# Work task
Which lines run from the line with "x | l_x | m(x) |" through the line with "0.029 | 9 |" in the entries below? Print them exactly, both ends included, and nothing more.

*** Supplied records ***

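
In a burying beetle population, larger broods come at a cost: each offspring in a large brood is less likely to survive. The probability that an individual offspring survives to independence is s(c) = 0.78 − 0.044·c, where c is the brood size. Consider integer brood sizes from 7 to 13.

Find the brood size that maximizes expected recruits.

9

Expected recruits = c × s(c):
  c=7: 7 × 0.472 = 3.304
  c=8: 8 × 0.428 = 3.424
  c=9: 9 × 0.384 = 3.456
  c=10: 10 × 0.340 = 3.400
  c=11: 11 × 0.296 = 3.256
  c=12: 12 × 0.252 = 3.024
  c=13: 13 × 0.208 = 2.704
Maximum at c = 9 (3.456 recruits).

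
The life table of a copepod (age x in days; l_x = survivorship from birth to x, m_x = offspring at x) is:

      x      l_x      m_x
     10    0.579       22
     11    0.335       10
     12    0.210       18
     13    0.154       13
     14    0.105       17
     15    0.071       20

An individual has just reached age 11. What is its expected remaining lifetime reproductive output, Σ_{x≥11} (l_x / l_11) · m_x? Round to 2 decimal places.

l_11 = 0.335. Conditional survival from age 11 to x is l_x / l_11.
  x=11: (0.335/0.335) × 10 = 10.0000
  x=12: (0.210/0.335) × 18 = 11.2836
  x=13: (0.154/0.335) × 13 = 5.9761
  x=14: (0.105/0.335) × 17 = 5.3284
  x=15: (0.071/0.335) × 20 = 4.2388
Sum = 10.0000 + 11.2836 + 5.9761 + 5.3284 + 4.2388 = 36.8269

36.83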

*** End of Supplied records ***
*** Supplied records ***

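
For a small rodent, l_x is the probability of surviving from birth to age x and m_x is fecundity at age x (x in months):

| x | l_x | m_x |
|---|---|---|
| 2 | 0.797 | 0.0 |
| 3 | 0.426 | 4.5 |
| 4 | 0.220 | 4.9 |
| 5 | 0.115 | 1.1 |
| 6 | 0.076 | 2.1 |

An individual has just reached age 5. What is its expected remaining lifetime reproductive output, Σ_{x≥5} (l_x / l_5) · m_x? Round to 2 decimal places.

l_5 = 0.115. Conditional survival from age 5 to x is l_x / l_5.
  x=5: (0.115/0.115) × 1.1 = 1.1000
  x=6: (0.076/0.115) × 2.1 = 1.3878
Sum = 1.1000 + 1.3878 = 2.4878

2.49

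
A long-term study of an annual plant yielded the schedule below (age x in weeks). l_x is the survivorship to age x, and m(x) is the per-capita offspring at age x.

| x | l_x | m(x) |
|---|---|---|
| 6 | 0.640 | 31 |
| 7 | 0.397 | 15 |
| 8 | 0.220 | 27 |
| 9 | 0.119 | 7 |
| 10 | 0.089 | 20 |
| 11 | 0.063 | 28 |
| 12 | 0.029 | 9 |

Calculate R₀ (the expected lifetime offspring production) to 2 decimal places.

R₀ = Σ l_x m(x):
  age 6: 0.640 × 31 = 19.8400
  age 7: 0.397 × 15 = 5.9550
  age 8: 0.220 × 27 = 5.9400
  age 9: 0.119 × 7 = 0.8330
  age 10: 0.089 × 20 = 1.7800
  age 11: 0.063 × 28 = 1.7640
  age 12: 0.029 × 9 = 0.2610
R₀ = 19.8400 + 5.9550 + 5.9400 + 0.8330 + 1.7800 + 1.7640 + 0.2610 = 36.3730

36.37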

*** End of Supplied records ***

# Answer space
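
| x | l_x | m(x) |
|---|---|---|
| 6 | 0.640 | 31 |
| 7 | 0.397 | 15 |
| 8 | 0.220 | 27 |
| 9 | 0.119 | 7 |
| 10 | 0.089 | 20 |
| 11 | 0.063 | 28 |
| 12 | 0.029 | 9 |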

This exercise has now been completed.